[Material shown — start]

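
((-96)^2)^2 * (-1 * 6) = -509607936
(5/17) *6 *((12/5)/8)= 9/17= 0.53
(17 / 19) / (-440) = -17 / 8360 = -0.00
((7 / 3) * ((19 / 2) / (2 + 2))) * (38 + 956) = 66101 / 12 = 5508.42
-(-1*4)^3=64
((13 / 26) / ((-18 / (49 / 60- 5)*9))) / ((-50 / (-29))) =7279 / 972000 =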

[Material shown — finish]
[Material shown — start]

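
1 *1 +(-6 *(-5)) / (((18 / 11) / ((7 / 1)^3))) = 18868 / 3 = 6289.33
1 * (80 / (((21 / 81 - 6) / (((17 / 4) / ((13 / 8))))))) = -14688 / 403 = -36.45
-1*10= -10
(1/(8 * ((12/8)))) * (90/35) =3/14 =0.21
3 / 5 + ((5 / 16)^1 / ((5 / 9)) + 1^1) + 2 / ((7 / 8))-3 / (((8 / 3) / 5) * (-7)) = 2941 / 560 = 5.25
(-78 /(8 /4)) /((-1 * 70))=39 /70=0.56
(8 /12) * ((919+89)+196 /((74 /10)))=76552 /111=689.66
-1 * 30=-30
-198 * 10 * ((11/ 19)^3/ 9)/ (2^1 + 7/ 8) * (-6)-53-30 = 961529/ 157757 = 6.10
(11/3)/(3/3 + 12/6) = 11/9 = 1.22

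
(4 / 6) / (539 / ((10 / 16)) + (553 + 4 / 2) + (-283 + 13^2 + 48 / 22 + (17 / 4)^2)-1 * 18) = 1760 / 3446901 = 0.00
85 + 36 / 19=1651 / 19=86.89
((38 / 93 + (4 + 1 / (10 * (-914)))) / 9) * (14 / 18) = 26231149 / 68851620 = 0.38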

[Material shown — finish]

• **Your goal**: Referring to the material above, set down exactly the lines between the line with "((-96)^2)^2 * (-1 * 6) = -509607936" and the line with "((13 / 26) / ((-18", inclusive, and no other lines.

• **Your solution**:
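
((-96)^2)^2 * (-1 * 6) = -509607936
(5/17) *6 *((12/5)/8)= 9/17= 0.53
(17 / 19) / (-440) = -17 / 8360 = -0.00
((7 / 3) * ((19 / 2) / (2 + 2))) * (38 + 956) = 66101 / 12 = 5508.42
-(-1*4)^3=64
((13 / 26) / ((-18 / (49 / 60- 5)*9))) / ((-50 / (-29))) =7279 / 972000 =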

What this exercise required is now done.